(EXERCISE PROMPT): Copy nothing from the entries below except the lines from the one containing "- 2484$, if" through the one containing "Answer: 30*√17 ≈ 123.69", and copy those exactly.

[Items listed in a dataset]
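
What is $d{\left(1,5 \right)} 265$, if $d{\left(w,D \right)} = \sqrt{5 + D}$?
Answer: $265 \sqrt{10} \approx 838.0$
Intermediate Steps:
$d{\left(1,5 \right)} 265 = \sqrt{5 + 5} \cdot 265 = \sqrt{10} \cdot 265 = 265 \sqrt{10}$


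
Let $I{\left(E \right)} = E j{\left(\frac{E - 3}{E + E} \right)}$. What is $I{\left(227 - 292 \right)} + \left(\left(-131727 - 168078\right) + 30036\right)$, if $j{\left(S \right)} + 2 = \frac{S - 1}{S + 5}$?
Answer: $- \frac{96798386}{359} \approx -2.6963 \cdot 10^{5}$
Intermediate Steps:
$j{\left(S \right)} = -2 + \frac{-1 + S}{5 + S}$ ($j{\left(S \right)} = -2 + \frac{S - 1}{S + 5} = -2 + \frac{-1 + S}{5 + S}$)
$I{\left(E \right)} = \frac{E \left(-11 - \frac{-3 + E}{2 E}\right)}{5 + \frac{-3 + E}{2 E}}$ ($I{\left(E \right)} = E \frac{-11 - \frac{E - 3}{E + E}}{5 + \frac{E - 3}{E + E}} = E \frac{-11 - \frac{-3 + E}{2 E}}{5 + \frac{-3 + E}{2 E}} = \frac{E \left(-11 - \frac{-3 + E}{2 E}\right)}{5 + \frac{-3 + E}{2 E}}$)
$I{\left(227 - 292 \right)} + \left(\left(-131727 - 168078\right) + 30036\right) = \frac{\left(227 - 292\right) \left(3 - 23 \left(227 - 292\right)\right)}{-3 + 11 \left(227 - 292\right)} + \left(\left(-131727 - 168078\right) + 30036\right) = \frac{\left(227 - 292\right) \left(3 - 23 \left(227 - 292\right)\right)}{-3 + 11 \left(227 - 292\right)} + \left(-299805 + 30036\right) = - \frac{65 \left(3 - -1495\right)}{-3 + 11 \left(-65\right)} - 269769 = - \frac{65 \left(3 + 1495\right)}{-3 - 715} - 269769 = \left(-65\right) \frac{1}{-718} \cdot 1498 - 269769 = \left(-65\right) \left(- \frac{1}{718}\right) 1498 - 269769 = \frac{48685}{359} - 269769 = - \frac{96798386}{359}$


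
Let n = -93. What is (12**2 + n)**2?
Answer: 2601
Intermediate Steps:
(12**2 + n)**2 = (12**2 - 93)**2 = (144 - 93)**2 = 51**2 = 2601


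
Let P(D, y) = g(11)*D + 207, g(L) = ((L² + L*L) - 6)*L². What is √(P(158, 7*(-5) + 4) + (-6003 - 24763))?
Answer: 3*√497921 ≈ 2116.9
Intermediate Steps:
g(L) = L²*(-6 + 2*L²) (g(L) = ((L² + L²) - 6)*L² = (2*L² - 6)*L² = (-6 + 2*L²)*L² = L²*(-6 + 2*L²))
P(D, y) = 207 + 28556*D (P(D, y) = (2*11²*(-3 + 11²))*D + 207 = (2*121*(-3 + 121))*D + 207 = (2*121*118)*D + 207 = 28556*D + 207 = 207 + 28556*D)
√(P(158, 7*(-5) + 4) + (-6003 - 24763)) = √((207 + 28556*158) + (-6003 - 24763)) = √((207 + 4511848) - 30766) = √(4512055 - 30766) = √4481289 = 3*√497921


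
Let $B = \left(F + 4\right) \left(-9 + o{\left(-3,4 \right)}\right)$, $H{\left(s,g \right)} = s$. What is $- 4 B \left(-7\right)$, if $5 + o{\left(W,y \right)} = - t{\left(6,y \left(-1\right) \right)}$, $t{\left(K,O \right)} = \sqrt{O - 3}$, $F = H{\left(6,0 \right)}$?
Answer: $-3920 - 280 i \sqrt{7} \approx -3920.0 - 740.81 i$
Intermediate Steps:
$F = 6$
$t{\left(K,O \right)} = \sqrt{-3 + O}$
$o{\left(W,y \right)} = -5 - \sqrt{-3 - y}$ ($o{\left(W,y \right)} = -5 - \sqrt{-3 + y \left(-1\right)} = -5 - \sqrt{-3 - y}$)
$B = -140 - 10 i \sqrt{7}$ ($B = \left(6 + 4\right) \left(-9 - \left(5 + \sqrt{-3 - 4}\right)\right) = 10 \left(-9 - \left(5 + \sqrt{-3 - 4}\right)\right) = 10 \left(-9 - \left(5 + \sqrt{-7}\right)\right) = 10 \left(-9 - \left(5 + i \sqrt{7}\right)\right) = 10 \left(-14 - i \sqrt{7}\right) = -140 - 10 i \sqrt{7} \approx -140.0 - 26.458 i$)
$- 4 B \left(-7\right) = - 4 \left(-140 - 10 i \sqrt{7}\right) \left(-7\right) = \left(560 + 40 i \sqrt{7}\right) \left(-7\right) = -3920 - 280 i \sqrt{7}$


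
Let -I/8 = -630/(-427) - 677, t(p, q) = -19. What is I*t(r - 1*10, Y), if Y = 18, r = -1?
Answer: -6263464/61 ≈ -1.0268e+5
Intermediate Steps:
I = 329656/61 (I = -8*(-630/(-427) - 677) = -8*(-630*(-1/427) - 677) = -8*(90/61 - 677) = -8*(-41207/61) = 329656/61 ≈ 5404.2)
I*t(r - 1*10, Y) = (329656/61)*(-19) = -6263464/61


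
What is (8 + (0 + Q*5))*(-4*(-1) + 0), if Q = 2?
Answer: 72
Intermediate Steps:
(8 + (0 + Q*5))*(-4*(-1) + 0) = (8 + (0 + 2*5))*(-4*(-1) + 0) = (8 + (0 + 10))*(4 + 0) = (8 + 10)*4 = 18*4 = 72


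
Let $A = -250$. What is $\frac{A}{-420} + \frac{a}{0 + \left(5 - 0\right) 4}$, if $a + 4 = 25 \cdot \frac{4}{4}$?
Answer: $\frac{691}{420} \approx 1.6452$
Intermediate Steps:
$a = 21$ ($a = -4 + 25 \cdot \frac{4}{4} = -4 + 25 \cdot 4 \cdot \frac{1}{4} = -4 + 25 \cdot 1 = -4 + 25 = 21$)
$\frac{A}{-420} + \frac{a}{0 + \left(5 - 0\right) 4} = - \frac{250}{-420} + \frac{21}{0 + \left(5 - 0\right) 4} = \left(-250\right) \left(- \frac{1}{420}\right) + \frac{21}{0 + \left(5 + 0\right) 4} = \frac{25}{42} + \frac{21}{0 + 5 \cdot 4} = \frac{25}{42} + \frac{21}{0 + 20} = \frac{25}{42} + \frac{21}{20} = \frac{691}{420}$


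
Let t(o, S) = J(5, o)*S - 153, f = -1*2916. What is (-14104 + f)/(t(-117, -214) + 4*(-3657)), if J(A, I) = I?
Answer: -17020/10257 ≈ -1.6594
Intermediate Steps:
f = -2916
t(o, S) = -153 + S*o (t(o, S) = o*S - 153 = S*o - 153 = -153 + S*o)
(-14104 + f)/(t(-117, -214) + 4*(-3657)) = (-14104 - 2916)/((-153 - 214*(-117)) + 4*(-3657)) = -17020/((-153 + 25038) - 14628) = -17020/(24885 - 14628) = -17020/10257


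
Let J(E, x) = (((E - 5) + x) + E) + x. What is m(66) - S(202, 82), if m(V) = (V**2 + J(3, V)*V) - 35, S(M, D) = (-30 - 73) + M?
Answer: 13000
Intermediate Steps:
J(E, x) = -5 + 2*E + 2*x (J(E, x) = (((-5 + E) + x) + E) + x = ((-5 + E + x) + E) + x = (-5 + x + 2*E) + x = -5 + 2*E + 2*x)
S(M, D) = -103 + M
m(V) = -35 + V**2 + V*(1 + 2*V) (m(V) = (V**2 + (-5 + 2*3 + 2*V)*V) - 35 = (V**2 + (-5 + 6 + 2*V)*V) - 35 = (V**2 + (1 + 2*V)*V) - 35 = (V**2 + V*(1 + 2*V)) - 35 = -35 + V**2 + V*(1 + 2*V))
m(66) - S(202, 82) = (-35 + 66 + 3*66**2) - (-103 + 202) = (-35 + 66 + 3*4356) - 1*99 = (-35 + 66 + 13068) - 99 = 13099 - 99 = 13000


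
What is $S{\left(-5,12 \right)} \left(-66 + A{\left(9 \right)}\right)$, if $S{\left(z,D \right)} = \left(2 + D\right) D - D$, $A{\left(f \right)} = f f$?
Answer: $2340$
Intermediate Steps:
$A{\left(f \right)} = f^{2}$
$S{\left(z,D \right)} = - D + D \left(2 + D\right)$ ($S{\left(z,D \right)} = D \left(2 + D\right) - D = - D + D \left(2 + D\right)$)
$S{\left(-5,12 \right)} \left(-66 + A{\left(9 \right)}\right) = 12 \left(1 + 12\right) \left(-66 + 9^{2}\right) = 12 \cdot 13 \left(-66 + 81\right) = 156 \cdot 15 = 2340$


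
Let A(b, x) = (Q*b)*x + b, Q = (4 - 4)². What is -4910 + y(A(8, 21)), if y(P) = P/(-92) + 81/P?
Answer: -901593/184 ≈ -4900.0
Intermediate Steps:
Q = 0 (Q = 0² = 0)
A(b, x) = b (A(b, x) = (0*b)*x + b = 0*x + b = 0 + b = b)
y(P) = 81/P - P/92 (y(P) = P*(-1/92) + 81/P = -P/92 + 81/P = 81/P - P/92)
-4910 + y(A(8, 21)) = -4910 + (81/8 - 1/92*8) = -4910 + (81*(⅛) - 2/23) = -4910 + (81/8 - 2/23) = -4910 + 1847/184 = -901593/184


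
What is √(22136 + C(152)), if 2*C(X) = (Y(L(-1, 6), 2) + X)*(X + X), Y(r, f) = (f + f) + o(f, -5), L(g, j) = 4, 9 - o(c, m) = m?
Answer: 2*√11994 ≈ 219.03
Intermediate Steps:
o(c, m) = 9 - m
Y(r, f) = 14 + 2*f (Y(r, f) = (f + f) + (9 - 1*(-5)) = 2*f + (9 + 5) = 2*f + 14 = 14 + 2*f)
C(X) = X*(18 + X) (C(X) = (((14 + 2*2) + X)*(X + X))/2 = (((14 + 4) + X)*(2*X))/2 = ((18 + X)*(2*X))/2 = (2*X*(18 + X))/2 = X*(18 + X))
√(22136 + C(152)) = √(22136 + 152*(18 + 152)) = √(22136 + 152*170) = √(22136 + 25840) = √47976 = 2*√11994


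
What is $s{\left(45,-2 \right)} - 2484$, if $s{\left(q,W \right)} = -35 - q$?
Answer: $-2564$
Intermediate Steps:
$s{\left(45,-2 \right)} - 2484 = \left(-35 - 45\right) - 2484 = -80 - 2484 = -2564$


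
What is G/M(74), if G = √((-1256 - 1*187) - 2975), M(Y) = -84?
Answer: -47*I*√2/84 ≈ -0.79129*I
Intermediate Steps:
G = 47*I*√2 (G = √((-1256 - 187) - 2975) = √(-1443 - 2975) = √(-4418) = 47*I*√2 ≈ 66.468*I)
G/M(74) = (47*I*√2)/(-84) = (47*I*√2)*(-1/84) = -47*I*√2/84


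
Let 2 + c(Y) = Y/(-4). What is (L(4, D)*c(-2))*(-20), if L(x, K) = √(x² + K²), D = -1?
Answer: 30*√17 ≈ 123.69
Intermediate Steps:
c(Y) = -2 - Y/4 (c(Y) = -2 + Y/(-4) = -2 + Y*(-¼) = -2 - Y/4)
L(x, K) = √(K² + x²)
(L(4, D)*c(-2))*(-20) = (√((-1)² + 4²)*(-2 - ¼*(-2)))*(-20) = (√(1 + 16)*(-2 + ½))*(-20) = (√17*(-3/2))*(-20) = -3*√17/2*(-20) = 30*√17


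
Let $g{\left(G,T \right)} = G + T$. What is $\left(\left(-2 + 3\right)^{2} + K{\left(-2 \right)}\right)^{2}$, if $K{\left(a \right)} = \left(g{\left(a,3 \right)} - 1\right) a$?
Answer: $1$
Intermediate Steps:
$K{\left(a \right)} = a \left(2 + a\right)$ ($K{\left(a \right)} = \left(\left(a + 3\right) - 1\right) a = \left(\left(3 + a\right) - 1\right) a = \left(2 + a\right) a = a \left(2 + a\right)$)
$\left(\left(-2 + 3\right)^{2} + K{\left(-2 \right)}\right)^{2} = \left(\left(-2 + 3\right)^{2} - 2 \left(2 - 2\right)\right)^{2} = \left(1^{2} - 0\right)^{2} = \left(1 + 0\right)^{2} = 1^{2} = 1$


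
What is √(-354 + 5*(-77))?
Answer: I*√739 ≈ 27.185*I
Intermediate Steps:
√(-354 + 5*(-77)) = √(-354 - 385) = √(-739) = I*√739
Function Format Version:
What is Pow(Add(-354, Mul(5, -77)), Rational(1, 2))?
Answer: Mul(I, Pow(739, Rational(1, 2))) ≈ Mul(27.185, I)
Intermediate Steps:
Pow(Add(-354, Mul(5, -77)), Rational(1, 2)) = Pow(Add(-354, -385), Rational(1, 2)) = Pow(-739, Rational(1, 2)) = Mul(I, Pow(739, Rational(1, 2)))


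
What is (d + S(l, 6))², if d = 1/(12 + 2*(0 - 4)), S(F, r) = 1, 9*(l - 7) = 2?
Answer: 25/16 ≈ 1.5625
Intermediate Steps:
l = 65/9 (l = 7 + (⅑)*2 = 7 + 2/9 = 65/9 ≈ 7.2222)
d = ¼ (d = 1/(12 + 2*(-4)) = 1/(12 - 8) = 1/4 = ¼ ≈ 0.25000)
(d + S(l, 6))² = (¼ + 1)² = (5/4)² = 25/16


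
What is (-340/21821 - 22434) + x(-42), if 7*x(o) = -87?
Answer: -3428627005/152747 ≈ -22446.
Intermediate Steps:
x(o) = -87/7 (x(o) = (1/7)*(-87) = -87/7)
(-340/21821 - 22434) + x(-42) = (-340/21821 - 22434) - 87/7 = -489532654/21821 - 87/7 = -3428627005/152747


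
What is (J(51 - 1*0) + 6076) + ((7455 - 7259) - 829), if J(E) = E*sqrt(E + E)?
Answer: 5443 + 51*sqrt(102) ≈ 5958.1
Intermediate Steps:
J(E) = sqrt(2)*E**(3/2) (J(E) = E*sqrt(2*E) = E*(sqrt(2)*sqrt(E)) = sqrt(2)*E**(3/2))
(J(51 - 1*0) + 6076) + ((7455 - 7259) - 829) = (sqrt(2)*(51 - 1*0)**(3/2) + 6076) + ((7455 - 7259) - 829) = (sqrt(2)*(51 + 0)**(3/2) + 6076) + (196 - 829) = (sqrt(2)*51**(3/2) + 6076) - 633 = (sqrt(2)*(51*sqrt(51)) + 6076) - 633 = (51*sqrt(102) + 6076) - 633 = (6076 + 51*sqrt(102)) - 633 = 5443 + 51*sqrt(102)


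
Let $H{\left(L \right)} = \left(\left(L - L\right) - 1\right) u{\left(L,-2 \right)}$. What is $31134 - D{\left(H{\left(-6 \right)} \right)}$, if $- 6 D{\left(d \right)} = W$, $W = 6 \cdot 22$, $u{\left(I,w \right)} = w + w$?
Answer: $31156$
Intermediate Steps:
$u{\left(I,w \right)} = 2 w$
$W = 132$
$H{\left(L \right)} = 4$ ($H{\left(L \right)} = \left(\left(L - L\right) - 1\right) 2 \left(-2\right) = \left(0 - 1\right) \left(-4\right) = \left(-1\right) \left(-4\right) = 4$)
$D{\left(d \right)} = -22$ ($D{\left(d \right)} = \left(- \frac{1}{6}\right) 132 = -22$)
$31134 - D{\left(H{\left(-6 \right)} \right)} = 31134 - -22 = 31134 + 22 = 31156$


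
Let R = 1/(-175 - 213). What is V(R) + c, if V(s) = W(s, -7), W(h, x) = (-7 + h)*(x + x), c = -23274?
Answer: -4496137/194 ≈ -23176.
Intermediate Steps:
W(h, x) = 2*x*(-7 + h) (W(h, x) = (-7 + h)*(2*x) = 2*x*(-7 + h))
R = -1/388 (R = 1/(-388) = -1/388 ≈ -0.0025773)
V(s) = 98 - 14*s (V(s) = 2*(-7)*(-7 + s) = 98 - 14*s)
V(R) + c = (98 - 14*(-1/388)) - 23274 = (98 + 7/194) - 23274 = 19019/194 - 23274 = -4496137/194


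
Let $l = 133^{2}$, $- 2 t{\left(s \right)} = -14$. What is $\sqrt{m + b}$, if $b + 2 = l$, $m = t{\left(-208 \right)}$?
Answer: $3 \sqrt{1966} \approx 133.02$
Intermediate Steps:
$t{\left(s \right)} = 7$ ($t{\left(s \right)} = \left(- \frac{1}{2}\right) \left(-14\right) = 7$)
$m = 7$
$l = 17689$
$b = 17687$ ($b = -2 + 17689 = 17687$)
$\sqrt{m + b} = \sqrt{7 + 17687} = \sqrt{17694} = 3 \sqrt{1966}$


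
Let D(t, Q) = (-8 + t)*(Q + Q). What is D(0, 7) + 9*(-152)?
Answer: -1480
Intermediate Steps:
D(t, Q) = 2*Q*(-8 + t) (D(t, Q) = (-8 + t)*(2*Q) = 2*Q*(-8 + t))
D(0, 7) + 9*(-152) = 2*7*(-8 + 0) + 9*(-152) = 2*7*(-8) - 1368 = -112 - 1368 = -1480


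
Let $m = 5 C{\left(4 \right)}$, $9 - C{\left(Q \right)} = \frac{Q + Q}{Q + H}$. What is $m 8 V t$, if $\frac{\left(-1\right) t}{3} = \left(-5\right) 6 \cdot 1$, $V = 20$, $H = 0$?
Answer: $504000$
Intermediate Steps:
$t = 90$ ($t = - 3 \left(-5\right) 6 \cdot 1 = - 3 \left(\left(-30\right) 1\right) = \left(-3\right) \left(-30\right) = 90$)
$C{\left(Q \right)} = 7$ ($C{\left(Q \right)} = 9 - \frac{Q + Q}{Q + 0} = 9 - \frac{2 Q}{Q} = 9 - 2 = 7$)
$m = 35$ ($m = 5 \cdot 7 = 35$)
$m 8 V t = 35 \cdot 8 \cdot 20 \cdot 90 = 280 \cdot 20 \cdot 90 = 5600 \cdot 90 = 504000$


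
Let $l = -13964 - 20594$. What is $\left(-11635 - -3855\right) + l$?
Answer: $-42338$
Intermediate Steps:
$l = -34558$ ($l = -13964 - 20594 = -34558$)
$\left(-11635 - -3855\right) + l = \left(-11635 - -3855\right) - 34558 = \left(-11635 + 3855\right) - 34558 = -7780 - 34558 = -42338$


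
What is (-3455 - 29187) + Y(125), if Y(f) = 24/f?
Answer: -4080226/125 ≈ -32642.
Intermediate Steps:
(-3455 - 29187) + Y(125) = (-3455 - 29187) + 24/125 = -32642 + 24*(1/125) = -32642 + 24/125 = -4080226/125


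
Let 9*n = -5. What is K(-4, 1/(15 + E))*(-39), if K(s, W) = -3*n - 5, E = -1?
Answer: 130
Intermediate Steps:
n = -5/9 (n = (⅑)*(-5) = -5/9 ≈ -0.55556)
K(s, W) = -10/3 (K(s, W) = -3*(-5/9) - 5 = 5/3 - 5 = -10/3)
K(-4, 1/(15 + E))*(-39) = -10/3*(-39) = 130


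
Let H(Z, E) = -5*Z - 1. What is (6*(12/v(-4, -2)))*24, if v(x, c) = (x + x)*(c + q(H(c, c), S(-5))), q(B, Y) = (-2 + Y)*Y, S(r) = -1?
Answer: -216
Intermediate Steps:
H(Z, E) = -1 - 5*Z
q(B, Y) = Y*(-2 + Y)
v(x, c) = 2*x*(3 + c) (v(x, c) = (x + x)*(c - (-2 - 1)) = (2*x)*(c - 1*(-3)) = (2*x)*(c + 3) = (2*x)*(3 + c) = 2*x*(3 + c))
(6*(12/v(-4, -2)))*24 = (6*(12/((2*(-4)*(3 - 2)))))*24 = (6*(12/((2*(-4)*1))))*24 = (6*(12/(-8)))*24 = (6*(12*(-⅛)))*24 = (6*(-3/2))*24 = -9*24 = -216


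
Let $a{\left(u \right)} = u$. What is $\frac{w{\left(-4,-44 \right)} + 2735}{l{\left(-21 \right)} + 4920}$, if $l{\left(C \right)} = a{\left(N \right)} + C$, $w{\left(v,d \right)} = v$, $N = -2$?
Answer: $\frac{2731}{4897} \approx 0.55769$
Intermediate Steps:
$l{\left(C \right)} = -2 + C$
$\frac{w{\left(-4,-44 \right)} + 2735}{l{\left(-21 \right)} + 4920} = \frac{-4 + 2735}{\left(-2 - 21\right) + 4920} = \frac{2731}{-23 + 4920} = \frac{2731}{4897}$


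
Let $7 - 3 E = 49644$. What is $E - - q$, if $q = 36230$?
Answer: $\frac{59053}{3} \approx 19684.0$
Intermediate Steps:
$E = - \frac{49637}{3}$ ($E = \frac{7}{3} - 16548 = - \frac{49637}{3} \approx -16546.0$)
$E - - q = - \frac{49637}{3} - \left(-1\right) 36230 = - \frac{49637}{3} - -36230 = - \frac{49637}{3} + 36230 = \frac{59053}{3}$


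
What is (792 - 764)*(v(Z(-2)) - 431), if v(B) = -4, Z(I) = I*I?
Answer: -12180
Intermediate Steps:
Z(I) = I²
(792 - 764)*(v(Z(-2)) - 431) = (792 - 764)*(-4 - 431) = 28*(-435) = -12180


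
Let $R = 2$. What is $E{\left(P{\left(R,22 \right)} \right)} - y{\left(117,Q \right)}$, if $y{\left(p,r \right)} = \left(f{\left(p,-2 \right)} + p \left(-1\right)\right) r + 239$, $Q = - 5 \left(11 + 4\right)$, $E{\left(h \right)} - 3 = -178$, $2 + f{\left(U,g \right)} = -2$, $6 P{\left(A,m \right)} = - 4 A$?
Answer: $-9489$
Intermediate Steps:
$P{\left(A,m \right)} = - \frac{2 A}{3}$ ($P{\left(A,m \right)} = \frac{\left(-4\right) A}{6} = - \frac{2 A}{3}$)
$f{\left(U,g \right)} = -4$ ($f{\left(U,g \right)} = -2 - 2 = -4$)
$E{\left(h \right)} = -175$ ($E{\left(h \right)} = 3 - 178 = -175$)
$Q = -75$ ($Q = \left(-5\right) 15 = -75$)
$y{\left(p,r \right)} = 239 + r \left(-4 - p\right)$ ($y{\left(p,r \right)} = \left(-4 + p \left(-1\right)\right) r + 239 = \left(-4 - p\right) r + 239 = r \left(-4 - p\right) + 239 = 239 + r \left(-4 - p\right)$)
$E{\left(P{\left(R,22 \right)} \right)} - y{\left(117,Q \right)} = -175 - \left(239 - -300 - 117 \left(-75\right)\right) = -175 - \left(239 + 300 + 8775\right) = -175 - 9314 = -9489$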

(THE COMPLETED TASK):
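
What is $s{\left(45,-2 \right)} - 2484$, if $s{\left(q,W \right)} = -35 - q$?
Answer: $-2564$
Intermediate Steps:
$s{\left(45,-2 \right)} - 2484 = \left(-35 - 45\right) - 2484 = -80 - 2484 = -2564$


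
What is G/M(74), if G = √((-1256 - 1*187) - 2975), M(Y) = -84?
Answer: -47*I*√2/84 ≈ -0.79129*I
Intermediate Steps:
G = 47*I*√2 (G = √((-1256 - 187) - 2975) = √(-1443 - 2975) = √(-4418) = 47*I*√2 ≈ 66.468*I)
G/M(74) = (47*I*√2)/(-84) = (47*I*√2)*(-1/84) = -47*I*√2/84


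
Let 2 + c(Y) = Y/(-4). What is (L(4, D)*c(-2))*(-20), if L(x, K) = √(x² + K²), D = -1?
Answer: 30*√17 ≈ 123.69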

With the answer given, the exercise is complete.